──────── Given records

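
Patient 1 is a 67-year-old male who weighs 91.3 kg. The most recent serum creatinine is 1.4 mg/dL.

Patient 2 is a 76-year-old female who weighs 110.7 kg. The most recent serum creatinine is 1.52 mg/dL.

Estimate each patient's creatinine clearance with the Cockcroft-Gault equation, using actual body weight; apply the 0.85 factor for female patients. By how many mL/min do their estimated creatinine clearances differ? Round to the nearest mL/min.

11 mL/min

Patient 1: CrCl = (140 − 67) × 91.3 / (72 × 1.4) = 6664.9 / 100.80 ≈ 66.1 mL/min
Patient 2: CrCl = (140 − 76) × 110.7 / (72 × 1.52) × 0.85 = 7084.8 / 109.44 × 0.85 ≈ 55.0 mL/min
|66.1 − 55.0| = 11.1 mL/min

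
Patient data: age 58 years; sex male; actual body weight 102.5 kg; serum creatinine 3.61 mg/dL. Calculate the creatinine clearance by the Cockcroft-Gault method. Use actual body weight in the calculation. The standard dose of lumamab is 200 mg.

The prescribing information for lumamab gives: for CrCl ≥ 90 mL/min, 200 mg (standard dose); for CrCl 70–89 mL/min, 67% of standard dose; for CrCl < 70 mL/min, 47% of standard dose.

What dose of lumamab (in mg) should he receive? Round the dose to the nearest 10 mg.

90 mg

CrCl = (140 − 58) × 102.5 / (72 × 3.61) = 8405.0 / 259.92 ≈ 32.3 mL/min
CrCl ≈ 32 mL/min → bracket < 70 mL/min.
47% of 200 mg = 94 mg → 90 mg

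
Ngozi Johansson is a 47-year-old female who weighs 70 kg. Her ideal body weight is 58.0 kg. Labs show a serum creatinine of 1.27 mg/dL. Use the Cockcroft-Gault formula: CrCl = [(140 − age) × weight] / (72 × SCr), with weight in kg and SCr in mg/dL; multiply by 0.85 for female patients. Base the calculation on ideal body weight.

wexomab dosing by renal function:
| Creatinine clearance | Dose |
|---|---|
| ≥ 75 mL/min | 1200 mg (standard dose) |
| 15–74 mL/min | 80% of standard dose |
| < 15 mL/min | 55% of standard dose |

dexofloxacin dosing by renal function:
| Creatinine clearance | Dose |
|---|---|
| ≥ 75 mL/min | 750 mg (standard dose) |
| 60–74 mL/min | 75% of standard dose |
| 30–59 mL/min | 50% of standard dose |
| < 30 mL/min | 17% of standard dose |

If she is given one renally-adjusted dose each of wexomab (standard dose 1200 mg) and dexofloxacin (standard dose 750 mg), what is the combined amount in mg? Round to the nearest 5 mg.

1335 mg

CrCl = (140 − 47) × 58 / (72 × 1.27) × 0.85 = 5394.0 / 91.44 × 0.85 ≈ 50.1 mL/min
CrCl ≈ 50 mL/min.
wexomab: 15–74 mL/min → 80% of 1200 mg = 960 mg.
dexofloxacin: 30–59 mL/min → 50% of 750 mg = 375 mg.
Total = 960 + 375 = 1335 mg.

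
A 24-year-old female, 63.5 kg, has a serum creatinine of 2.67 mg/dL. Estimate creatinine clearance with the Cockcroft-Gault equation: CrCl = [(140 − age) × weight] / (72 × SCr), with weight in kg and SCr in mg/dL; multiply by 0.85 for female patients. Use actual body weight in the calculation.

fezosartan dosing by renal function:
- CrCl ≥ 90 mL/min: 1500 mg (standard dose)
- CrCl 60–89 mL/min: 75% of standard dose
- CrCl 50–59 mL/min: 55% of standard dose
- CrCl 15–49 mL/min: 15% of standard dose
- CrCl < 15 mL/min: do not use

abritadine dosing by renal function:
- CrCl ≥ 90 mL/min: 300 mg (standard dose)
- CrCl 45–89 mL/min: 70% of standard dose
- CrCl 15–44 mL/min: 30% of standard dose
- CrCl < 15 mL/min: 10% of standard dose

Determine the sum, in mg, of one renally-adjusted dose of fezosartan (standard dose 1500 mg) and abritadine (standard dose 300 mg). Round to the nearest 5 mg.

315 mg

CrCl = (140 − 24) × 63.5 / (72 × 2.67) × 0.85 = 7366.0 / 192.24 × 0.85 ≈ 32.6 mL/min
CrCl ≈ 33 mL/min.
fezosartan: 15–49 mL/min → 15% of 1500 mg = 225 mg.
abritadine: 15–44 mL/min → 30% of 300 mg = 90 mg.
Total = 225 + 90 = 315 mg.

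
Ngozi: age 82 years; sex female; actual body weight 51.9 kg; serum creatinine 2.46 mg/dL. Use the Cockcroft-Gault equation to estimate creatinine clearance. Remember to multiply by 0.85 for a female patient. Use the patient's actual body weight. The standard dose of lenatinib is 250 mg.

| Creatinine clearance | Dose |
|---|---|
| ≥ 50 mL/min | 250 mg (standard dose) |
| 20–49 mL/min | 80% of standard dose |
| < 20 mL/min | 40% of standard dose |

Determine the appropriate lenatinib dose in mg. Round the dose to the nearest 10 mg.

100 mg

CrCl = (140 − 82) × 51.9 / (72 × 2.46) × 0.85 = 3010.2 / 177.12 × 0.85 ≈ 14.4 mL/min
CrCl ≈ 14 mL/min → bracket < 20 mL/min.
40% of 250 mg = 100 mg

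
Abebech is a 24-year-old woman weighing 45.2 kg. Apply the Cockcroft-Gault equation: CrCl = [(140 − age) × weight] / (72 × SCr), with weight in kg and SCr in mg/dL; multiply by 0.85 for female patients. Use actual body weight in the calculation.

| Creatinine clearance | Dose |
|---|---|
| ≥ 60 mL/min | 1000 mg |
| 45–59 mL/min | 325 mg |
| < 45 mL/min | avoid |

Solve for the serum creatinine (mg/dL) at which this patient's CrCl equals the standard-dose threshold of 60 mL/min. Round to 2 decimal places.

1.03 mg/dL

Standard dose requires CrCl ≥ 60 mL/min.
Set (140 − 24) × 45.2 × 0.85 / (72 × SCr) = 60
SCr = (140 − 24) × 45.2 × 0.85 / (72 × 60) = 1.032 mg/dL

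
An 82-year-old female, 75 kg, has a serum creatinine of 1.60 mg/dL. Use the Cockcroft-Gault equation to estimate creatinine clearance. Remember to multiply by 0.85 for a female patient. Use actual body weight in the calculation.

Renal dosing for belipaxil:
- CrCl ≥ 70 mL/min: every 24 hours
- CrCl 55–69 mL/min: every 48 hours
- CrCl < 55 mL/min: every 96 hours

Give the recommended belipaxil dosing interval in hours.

CrCl = (140 − 82) × 75 / (72 × 1.6) × 0.85 = 4350.0 / 115.20 × 0.85 ≈ 32.1 mL/min
CrCl ≈ 32 mL/min → bracket < 55 mL/min → every 96 hours.

every 96 hours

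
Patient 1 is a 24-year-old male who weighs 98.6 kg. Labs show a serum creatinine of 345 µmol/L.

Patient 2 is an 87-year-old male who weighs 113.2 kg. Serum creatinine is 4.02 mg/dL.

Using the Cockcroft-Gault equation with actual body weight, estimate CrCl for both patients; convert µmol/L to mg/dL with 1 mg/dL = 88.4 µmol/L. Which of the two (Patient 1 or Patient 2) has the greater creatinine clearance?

Patient 1: SCr = 345 / 88.4 = 3.903 mg/dL
Patient 1: CrCl = (140 − 24) × 98.6 / (72 × 3.903) = 11437.6 / 281.02 ≈ 40.7 mL/min
Patient 2: CrCl = (140 − 87) × 113.2 / (72 × 4.02) = 5999.6 / 289.44 ≈ 20.7 mL/min
40.7 vs 20.7 mL/min → Patient 1 is higher.

Patient 1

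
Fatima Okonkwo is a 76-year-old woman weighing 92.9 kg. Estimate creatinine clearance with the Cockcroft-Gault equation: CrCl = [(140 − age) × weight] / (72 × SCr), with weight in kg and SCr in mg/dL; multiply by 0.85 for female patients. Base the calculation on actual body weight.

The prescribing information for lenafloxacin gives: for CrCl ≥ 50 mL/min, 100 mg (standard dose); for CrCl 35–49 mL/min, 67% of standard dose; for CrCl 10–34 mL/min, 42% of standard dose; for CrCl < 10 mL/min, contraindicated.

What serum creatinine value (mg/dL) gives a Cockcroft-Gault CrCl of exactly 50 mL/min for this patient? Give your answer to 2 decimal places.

Standard dose requires CrCl ≥ 50 mL/min.
Set (140 − 76) × 92.9 × 0.85 / (72 × SCr) = 50
SCr = (140 − 76) × 92.9 × 0.85 / (72 × 50) = 1.404 mg/dL

1.40 mg/dL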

────────────────

■ What is required: Extract from the records above the lines from the one containing "- CrCl < 15 mL/min: do not use" to the one containing "- CrCl < 15 mL/min: 10% of standard dose", both lines included, exactly as they appear and with nothing else.

■ Output of the task:
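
- CrCl < 15 mL/min: do not use

abritadine dosing by renal function:
- CrCl ≥ 90 mL/min: 300 mg (standard dose)
- CrCl 45–89 mL/min: 70% of standard dose
- CrCl 15–44 mL/min: 30% of standard dose
- CrCl < 15 mL/min: 10% of standard dose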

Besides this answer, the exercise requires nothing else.